Task brief: Repeat each record word for word. Leave nothing out.

━━━━━ Provided records ━━━━━

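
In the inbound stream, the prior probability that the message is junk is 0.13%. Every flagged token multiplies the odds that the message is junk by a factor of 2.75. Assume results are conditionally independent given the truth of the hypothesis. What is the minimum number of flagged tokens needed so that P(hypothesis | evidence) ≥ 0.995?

12

Prior odds: 0.0013 ÷ 0.9987 = 13/9987.
Likelihood ratio per flagged token = 2.75.
Target odds: 0.995 ÷ 0.005 = 199.
Need (13/9987) × 2.75ⁿ ≥ 199, i.e. 2.75ⁿ ≥ 1987413/13.
2.75¹¹ ≈68023.6 falls short of 1987413/13 but 2.75¹² ≈187065 reaches it, so n = 12.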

━━━━━

Answer area:
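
In the inbound stream, the prior probability that the message is junk is 0.13%. Every flagged token multiplies the odds that the message is junk by a factor of 2.75. Assume results are conditionally independent given the truth of the hypothesis. What is the minimum number of flagged tokens needed so that P(hypothesis | evidence) ≥ 0.995?

12

Prior odds: 0.0013 ÷ 0.9987 = 13/9987.
Likelihood ratio per flagged token = 2.75.
Target odds: 0.995 ÷ 0.005 = 199.
Need (13/9987) × 2.75ⁿ ≥ 199, i.e. 2.75ⁿ ≥ 1987413/13.
2.75¹¹ ≈68023.6 falls short of 1987413/13 but 2.75¹² ≈187065 reaches it, so n = 12.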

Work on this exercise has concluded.